··· Excerpted data
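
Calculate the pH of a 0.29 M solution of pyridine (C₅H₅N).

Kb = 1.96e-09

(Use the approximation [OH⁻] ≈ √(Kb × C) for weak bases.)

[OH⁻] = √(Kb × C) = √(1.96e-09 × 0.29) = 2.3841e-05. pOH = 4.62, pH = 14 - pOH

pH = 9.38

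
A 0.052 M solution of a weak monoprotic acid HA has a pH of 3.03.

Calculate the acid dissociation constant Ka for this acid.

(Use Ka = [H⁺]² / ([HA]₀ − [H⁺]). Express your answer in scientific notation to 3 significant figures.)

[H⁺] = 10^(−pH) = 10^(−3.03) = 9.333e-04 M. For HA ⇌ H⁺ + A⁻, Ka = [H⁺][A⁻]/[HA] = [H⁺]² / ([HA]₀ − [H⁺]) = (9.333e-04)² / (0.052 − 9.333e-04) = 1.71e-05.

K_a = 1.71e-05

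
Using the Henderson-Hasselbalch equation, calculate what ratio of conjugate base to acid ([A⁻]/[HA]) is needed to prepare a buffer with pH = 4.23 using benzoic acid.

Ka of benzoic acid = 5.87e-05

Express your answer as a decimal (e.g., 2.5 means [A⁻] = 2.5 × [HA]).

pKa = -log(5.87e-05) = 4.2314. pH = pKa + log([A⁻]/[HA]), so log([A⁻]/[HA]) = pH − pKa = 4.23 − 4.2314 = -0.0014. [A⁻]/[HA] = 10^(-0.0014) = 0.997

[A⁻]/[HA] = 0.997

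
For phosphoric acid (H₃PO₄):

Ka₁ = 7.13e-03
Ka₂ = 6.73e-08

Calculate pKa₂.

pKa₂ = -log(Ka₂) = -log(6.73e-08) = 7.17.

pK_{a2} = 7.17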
······
··· Excerpted data
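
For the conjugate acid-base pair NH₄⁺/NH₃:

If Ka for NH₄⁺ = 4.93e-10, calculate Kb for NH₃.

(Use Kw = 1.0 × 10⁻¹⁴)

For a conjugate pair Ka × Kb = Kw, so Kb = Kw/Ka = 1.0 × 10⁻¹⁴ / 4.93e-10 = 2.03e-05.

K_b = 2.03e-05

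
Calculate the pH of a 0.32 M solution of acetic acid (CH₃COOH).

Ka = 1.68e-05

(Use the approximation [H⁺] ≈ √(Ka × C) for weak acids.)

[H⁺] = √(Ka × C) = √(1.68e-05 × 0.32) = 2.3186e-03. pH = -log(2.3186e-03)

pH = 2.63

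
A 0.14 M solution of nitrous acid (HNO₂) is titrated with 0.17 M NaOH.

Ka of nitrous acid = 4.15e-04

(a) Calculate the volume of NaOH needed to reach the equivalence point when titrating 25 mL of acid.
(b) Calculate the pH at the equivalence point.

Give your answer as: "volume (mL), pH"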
······
> [Your objective]:
The reply should hold only the lines of the listing above starting at the line containing "For the conjugate" and ending at the line containing "Give your answer", exactly as written.

> [Solution below]:
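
For the conjugate acid-base pair NH₄⁺/NH₃:

If Ka for NH₄⁺ = 4.93e-10, calculate Kb for NH₃.

(Use Kw = 1.0 × 10⁻¹⁴)

For a conjugate pair Ka × Kb = Kw, so Kb = Kw/Ka = 1.0 × 10⁻¹⁴ / 4.93e-10 = 2.03e-05.

K_b = 2.03e-05

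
Calculate the pH of a 0.32 M solution of acetic acid (CH₃COOH).

Ka = 1.68e-05

(Use the approximation [H⁺] ≈ √(Ka × C) for weak acids.)

[H⁺] = √(Ka × C) = √(1.68e-05 × 0.32) = 2.3186e-03. pH = -log(2.3186e-03)

pH = 2.63

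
A 0.14 M solution of nitrous acid (HNO₂) is titrated with 0.17 M NaOH.

Ka of nitrous acid = 4.15e-04

(a) Calculate the volume of NaOH needed to reach the equivalence point when titrating 25 mL of acid.
(b) Calculate the pH at the equivalence point.

Give your answer as: "volume (mL), pH"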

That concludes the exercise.